SUPPLIED INFORMATION:

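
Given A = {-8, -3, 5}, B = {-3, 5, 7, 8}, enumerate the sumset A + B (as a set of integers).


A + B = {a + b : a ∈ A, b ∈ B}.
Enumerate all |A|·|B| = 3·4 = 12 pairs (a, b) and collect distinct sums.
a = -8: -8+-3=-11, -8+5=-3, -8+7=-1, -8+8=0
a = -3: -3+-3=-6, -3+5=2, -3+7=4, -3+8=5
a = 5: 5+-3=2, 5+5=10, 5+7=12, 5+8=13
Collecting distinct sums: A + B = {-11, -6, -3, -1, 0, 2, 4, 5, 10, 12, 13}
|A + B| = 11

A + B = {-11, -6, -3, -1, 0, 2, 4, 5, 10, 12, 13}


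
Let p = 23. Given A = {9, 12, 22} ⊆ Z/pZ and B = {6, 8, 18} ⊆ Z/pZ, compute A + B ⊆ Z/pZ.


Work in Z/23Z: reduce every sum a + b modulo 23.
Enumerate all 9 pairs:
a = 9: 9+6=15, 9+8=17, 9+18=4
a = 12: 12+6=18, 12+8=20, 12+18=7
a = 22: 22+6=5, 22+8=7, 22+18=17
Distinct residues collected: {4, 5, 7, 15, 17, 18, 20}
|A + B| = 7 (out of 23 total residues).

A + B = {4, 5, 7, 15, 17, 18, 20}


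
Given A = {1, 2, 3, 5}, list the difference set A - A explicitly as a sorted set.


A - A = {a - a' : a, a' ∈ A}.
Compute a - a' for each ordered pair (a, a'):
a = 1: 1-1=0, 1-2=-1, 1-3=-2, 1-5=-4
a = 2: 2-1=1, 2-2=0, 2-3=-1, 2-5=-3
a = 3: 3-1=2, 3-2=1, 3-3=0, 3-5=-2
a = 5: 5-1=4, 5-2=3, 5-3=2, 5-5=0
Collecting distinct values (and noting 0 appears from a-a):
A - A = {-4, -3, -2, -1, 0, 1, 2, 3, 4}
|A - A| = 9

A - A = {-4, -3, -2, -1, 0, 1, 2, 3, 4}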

WHAT IS EXPECTED: Please reproduce, word for word, every line from the line with "Let p = 23." to the final line above, including both ends.

TASK OUTPUT:
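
Let p = 23. Given A = {9, 12, 22} ⊆ Z/pZ and B = {6, 8, 18} ⊆ Z/pZ, compute A + B ⊆ Z/pZ.


Work in Z/23Z: reduce every sum a + b modulo 23.
Enumerate all 9 pairs:
a = 9: 9+6=15, 9+8=17, 9+18=4
a = 12: 12+6=18, 12+8=20, 12+18=7
a = 22: 22+6=5, 22+8=7, 22+18=17
Distinct residues collected: {4, 5, 7, 15, 17, 18, 20}
|A + B| = 7 (out of 23 total residues).

A + B = {4, 5, 7, 15, 17, 18, 20}


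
Given A = {1, 2, 3, 5}, list the difference set A - A explicitly as a sorted set.


A - A = {a - a' : a, a' ∈ A}.
Compute a - a' for each ordered pair (a, a'):
a = 1: 1-1=0, 1-2=-1, 1-3=-2, 1-5=-4
a = 2: 2-1=1, 2-2=0, 2-3=-1, 2-5=-3
a = 3: 3-1=2, 3-2=1, 3-3=0, 3-5=-2
a = 5: 5-1=4, 5-2=3, 5-3=2, 5-5=0
Collecting distinct values (and noting 0 appears from a-a):
A - A = {-4, -3, -2, -1, 0, 1, 2, 3, 4}
|A - A| = 9

A - A = {-4, -3, -2, -1, 0, 1, 2, 3, 4}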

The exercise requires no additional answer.